> **INSTRUCTIONS FOR THE TASK**
Each line of the records that includes "with" should be found and copied.

> **DATA IN THIS EXERCISE**
○ ○ ○ ○ ○ ○ ○

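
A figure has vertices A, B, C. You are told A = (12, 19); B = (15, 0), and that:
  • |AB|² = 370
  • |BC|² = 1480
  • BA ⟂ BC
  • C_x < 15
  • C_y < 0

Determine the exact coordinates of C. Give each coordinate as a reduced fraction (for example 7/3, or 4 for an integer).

1. C_x = -23  [[BA ⟂ BC ⇒ -3x+19y+45=0] ∩ [|C−(15, 0)|²=1480]]
2. C_y = -6  [[BA ⟂ BC ⇒ -3x+19y+45=0] ∩ [|C−(15, 0)|²=1480]]
   so C = (-23, -6)

C = (-23, -6)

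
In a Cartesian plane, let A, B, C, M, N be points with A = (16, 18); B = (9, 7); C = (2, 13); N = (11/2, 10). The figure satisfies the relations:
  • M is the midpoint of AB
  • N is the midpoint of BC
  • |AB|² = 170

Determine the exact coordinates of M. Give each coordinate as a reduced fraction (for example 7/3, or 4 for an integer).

1. M_x = 25/2  [2·M = A+B = (16, 18)+(9, 7)]
2. M_y = 25/2  [2·M = A+B = (16, 18)+(9, 7)]
   so M = (25/2, 25/2)

M = (25/2, 25/2)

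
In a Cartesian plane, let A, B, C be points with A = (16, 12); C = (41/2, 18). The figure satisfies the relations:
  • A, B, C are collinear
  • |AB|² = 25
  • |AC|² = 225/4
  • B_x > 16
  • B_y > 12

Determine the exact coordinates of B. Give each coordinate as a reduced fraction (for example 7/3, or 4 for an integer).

B = (19, 16)

1. B_x = 19  [[A, B, C are collinear ⇒ 6x-9/2y-42=0] ∩ [|B−(16, 12)|²=25]]
2. B_y = 16  [[A, B, C are collinear ⇒ 6x-9/2y-42=0] ∩ [|B−(16, 12)|²=25]]
   so B = (19, 16)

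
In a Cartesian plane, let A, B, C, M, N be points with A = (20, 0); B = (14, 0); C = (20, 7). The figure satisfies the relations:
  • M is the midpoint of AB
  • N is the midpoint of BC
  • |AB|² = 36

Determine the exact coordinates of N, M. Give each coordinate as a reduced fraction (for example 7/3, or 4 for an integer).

N = (17, 7/2)
M = (17, 0)

1. M_x = 17  [2·M = A+B = (20, 0)+(14, 0)]
2. M_y = 0  [2·M = A+B = (20, 0)+(14, 0)]
   so M = (17, 0)
3. N_x = 17  [2·N = B+C = (14, 0)+(20, 7)]
4. N_y = 7/2  [2·N = B+C = (14, 0)+(20, 7)]
   so N = (17, 7/2)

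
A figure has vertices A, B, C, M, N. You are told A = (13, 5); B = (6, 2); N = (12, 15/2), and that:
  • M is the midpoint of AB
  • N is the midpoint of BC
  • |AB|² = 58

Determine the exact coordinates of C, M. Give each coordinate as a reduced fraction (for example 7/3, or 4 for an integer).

C = (18, 13)
M = (19/2, 7/2)

1. M_x = 19/2  [2·M = A+B = (13, 5)+(6, 2)]
2. M_y = 7/2  [2·M = A+B = (13, 5)+(6, 2)]
   so M = (19/2, 7/2)
3. C_x = 18  [C = 2·N−B = 2·(12, 15/2)−(6, 2)]
4. C_y = 13  [C = 2·N−B = 2·(12, 15/2)−(6, 2)]
   so C = (18, 13)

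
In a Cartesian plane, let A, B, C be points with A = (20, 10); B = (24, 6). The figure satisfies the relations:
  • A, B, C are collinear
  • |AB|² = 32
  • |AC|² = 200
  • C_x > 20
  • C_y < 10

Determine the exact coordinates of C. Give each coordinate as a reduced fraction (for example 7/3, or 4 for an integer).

C = (30, 0)

1. C_x = 30  [[A, B, C are collinear ⇒ 4x+4y-120=0] ∩ [|C−(20, 10)|²=200]]
2. C_y = 0  [[A, B, C are collinear ⇒ 4x+4y-120=0] ∩ [|C−(20, 10)|²=200]]
   so C = (30, 0)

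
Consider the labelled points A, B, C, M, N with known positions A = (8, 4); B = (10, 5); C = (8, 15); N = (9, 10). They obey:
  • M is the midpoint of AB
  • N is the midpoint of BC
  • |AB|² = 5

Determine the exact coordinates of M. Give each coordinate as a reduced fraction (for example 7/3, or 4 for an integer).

M = (9, 9/2)

1. M_x = 9  [2·M = A+B = (8, 4)+(10, 5)]
2. M_y = 9/2  [2·M = A+B = (8, 4)+(10, 5)]
   so M = (9, 9/2)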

○ ○ ○ ○ ○ ○ ○

> **RESULT BELOW**
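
In a Cartesian plane, let A, B, C, M, N be points with A = (16, 18); B = (9, 7); C = (2, 13); N = (11/2, 10). The figure satisfies the relations:
In a Cartesian plane, let A, B, C be points with A = (16, 12); C = (41/2, 18). The figure satisfies the relations:
In a Cartesian plane, let A, B, C, M, N be points with A = (20, 0); B = (14, 0); C = (20, 7). The figure satisfies the relations:
In a Cartesian plane, let A, B, C be points with A = (20, 10); B = (24, 6). The figure satisfies the relations:
Consider the labelled points A, B, C, M, N with known positions A = (8, 4); B = (10, 5); C = (8, 15); N = (9, 10). They obey: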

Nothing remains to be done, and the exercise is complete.